DATA IN THIS EXERCISE below:

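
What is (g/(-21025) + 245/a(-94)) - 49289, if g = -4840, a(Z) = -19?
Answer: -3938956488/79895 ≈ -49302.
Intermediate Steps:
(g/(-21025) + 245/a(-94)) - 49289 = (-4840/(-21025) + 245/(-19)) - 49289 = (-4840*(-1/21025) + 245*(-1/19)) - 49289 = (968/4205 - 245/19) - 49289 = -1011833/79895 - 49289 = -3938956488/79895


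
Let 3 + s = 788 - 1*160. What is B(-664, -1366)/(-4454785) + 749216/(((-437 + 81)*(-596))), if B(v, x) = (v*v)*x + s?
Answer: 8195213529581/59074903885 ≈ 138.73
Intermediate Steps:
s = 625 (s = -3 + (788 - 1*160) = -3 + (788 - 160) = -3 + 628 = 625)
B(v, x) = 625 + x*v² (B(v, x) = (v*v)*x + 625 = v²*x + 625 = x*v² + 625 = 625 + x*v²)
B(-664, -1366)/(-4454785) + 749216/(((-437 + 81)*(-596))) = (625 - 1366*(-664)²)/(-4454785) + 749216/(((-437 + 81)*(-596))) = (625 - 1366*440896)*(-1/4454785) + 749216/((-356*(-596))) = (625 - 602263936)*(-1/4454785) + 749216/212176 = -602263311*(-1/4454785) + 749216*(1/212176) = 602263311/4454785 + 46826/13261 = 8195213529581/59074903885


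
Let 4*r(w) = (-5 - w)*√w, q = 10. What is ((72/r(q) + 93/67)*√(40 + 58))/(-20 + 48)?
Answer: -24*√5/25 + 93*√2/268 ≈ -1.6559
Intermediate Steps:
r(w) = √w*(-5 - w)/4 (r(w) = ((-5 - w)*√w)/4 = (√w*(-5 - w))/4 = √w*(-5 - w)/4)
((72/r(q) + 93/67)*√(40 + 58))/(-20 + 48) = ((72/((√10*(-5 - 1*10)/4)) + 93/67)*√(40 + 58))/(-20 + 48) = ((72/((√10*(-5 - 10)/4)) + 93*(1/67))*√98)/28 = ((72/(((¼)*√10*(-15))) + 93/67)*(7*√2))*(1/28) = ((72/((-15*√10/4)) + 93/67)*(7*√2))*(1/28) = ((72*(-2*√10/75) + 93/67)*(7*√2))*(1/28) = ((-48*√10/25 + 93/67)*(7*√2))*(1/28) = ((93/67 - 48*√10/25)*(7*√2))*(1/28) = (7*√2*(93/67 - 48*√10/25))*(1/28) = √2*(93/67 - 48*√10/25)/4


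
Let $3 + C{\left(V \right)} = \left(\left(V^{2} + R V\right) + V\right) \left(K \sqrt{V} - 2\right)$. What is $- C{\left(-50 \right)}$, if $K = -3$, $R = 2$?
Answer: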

End of DATA IN THIS EXERCISE.

• _TASK DESCRIPTION_
Where does the word "What" occur in the data? Copy every line that has it.

• _ANSWER FOR THE TASK_
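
What is (g/(-21025) + 245/a(-94)) - 49289, if g = -4840, a(Z) = -19?
Let 3 + s = 788 - 1*160. What is B(-664, -1366)/(-4454785) + 749216/(((-437 + 81)*(-596))), if B(v, x) = (v*v)*x + s?
Let 4*r(w) = (-5 - w)*√w, q = 10. What is ((72/r(q) + 93/67)*√(40 + 58))/(-20 + 48)?
Let $3 + C{\left(V \right)} = \left(\left(V^{2} + R V\right) + V\right) \left(K \sqrt{V} - 2\right)$. What is $- C{\left(-50 \right)}$, if $K = -3$, $R = 2$?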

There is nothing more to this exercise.